Records contained in a dataset:

-*-

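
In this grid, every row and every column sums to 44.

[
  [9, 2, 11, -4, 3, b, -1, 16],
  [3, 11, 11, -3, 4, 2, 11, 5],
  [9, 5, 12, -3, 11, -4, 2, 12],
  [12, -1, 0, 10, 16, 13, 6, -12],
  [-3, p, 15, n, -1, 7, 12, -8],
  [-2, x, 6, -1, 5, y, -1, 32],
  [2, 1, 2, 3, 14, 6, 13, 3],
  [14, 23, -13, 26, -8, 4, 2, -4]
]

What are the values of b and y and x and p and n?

b = 8, y = 8, x = -3, p = 6, n = 16

Column 4: -4 − 3 − 3 + 10 − 1 + 3 + 26 = 28, so its missing entry is 44 − 28 = 16.
Row 1: 9 + 2 + 11 − 4 + 3 − 1 + 16 = 36, so its missing entry is 44 − 36 = 8.
Column 6: 8 + 2 − 4 + 13 + 7 + 6 + 4 = 36, so its missing entry is 44 − 36 = 8.
Row 6: -2 + 6 − 1 + 5 + 8 − 1 + 32 = 47, so its missing entry is 44 − 47 = -3.
Row 5: -3 + 15 + 16 − 1 + 7 + 12 − 8 = 38, so its missing entry is 44 − 38 = 6.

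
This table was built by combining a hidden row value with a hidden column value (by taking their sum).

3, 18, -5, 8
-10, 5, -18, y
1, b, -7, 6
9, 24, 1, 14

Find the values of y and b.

y = -5, b = 16

The difference between any two rows is the same in every column — this is an addition table with the headers hidden.
Row 2 minus row 1 is -18 − (-5) = -13, so its entry in column 4 is 8 + (-13) = -5.
Row 3 minus row 1 is -7 − (-5) = -2, so its entry in column 2 is 18 + (-2) = 16.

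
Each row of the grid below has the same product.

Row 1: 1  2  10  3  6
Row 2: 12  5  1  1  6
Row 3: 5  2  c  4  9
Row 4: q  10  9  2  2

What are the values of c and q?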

-*-

◆ Problem
For this exercise, output all the data exactly as shown above.

◆ Exercise result
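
In this grid, every row and every column sums to 44.

[
  [9, 2, 11, -4, 3, b, -1, 16],
  [3, 11, 11, -3, 4, 2, 11, 5],
  [9, 5, 12, -3, 11, -4, 2, 12],
  [12, -1, 0, 10, 16, 13, 6, -12],
  [-3, p, 15, n, -1, 7, 12, -8],
  [-2, x, 6, -1, 5, y, -1, 32],
  [2, 1, 2, 3, 14, 6, 13, 3],
  [14, 23, -13, 26, -8, 4, 2, -4]
]

What are the values of b and y and x and p and n?

b = 8, y = 8, x = -3, p = 6, n = 16

Column 4: -4 − 3 − 3 + 10 − 1 + 3 + 26 = 28, so its missing entry is 44 − 28 = 16.
Row 1: 9 + 2 + 11 − 4 + 3 − 1 + 16 = 36, so its missing entry is 44 − 36 = 8.
Column 6: 8 + 2 − 4 + 13 + 7 + 6 + 4 = 36, so its missing entry is 44 − 36 = 8.
Row 6: -2 + 6 − 1 + 5 + 8 − 1 + 32 = 47, so its missing entry is 44 − 47 = -3.
Row 5: -3 + 15 + 16 − 1 + 7 + 12 − 8 = 38, so its missing entry is 44 − 38 = 6.

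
This table was built by combining a hidden row value with a hidden column value (by taking their sum).

3, 18, -5, 8
-10, 5, -18, y
1, b, -7, 6
9, 24, 1, 14

Find the values of y and b.

y = -5, b = 16

The difference between any two rows is the same in every column — this is an addition table with the headers hidden.
Row 2 minus row 1 is -18 − (-5) = -13, so its entry in column 4 is 8 + (-13) = -5.
Row 3 minus row 1 is -7 − (-5) = -2, so its entry in column 2 is 18 + (-2) = 16.

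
Each row of the grid below has the same product.

Row 1: 1  2  10  3  6
Row 2: 12  5  1  1  6
Row 3: 5  2  c  4  9
Row 4: q  10  9  2  2

What are the values of c and q?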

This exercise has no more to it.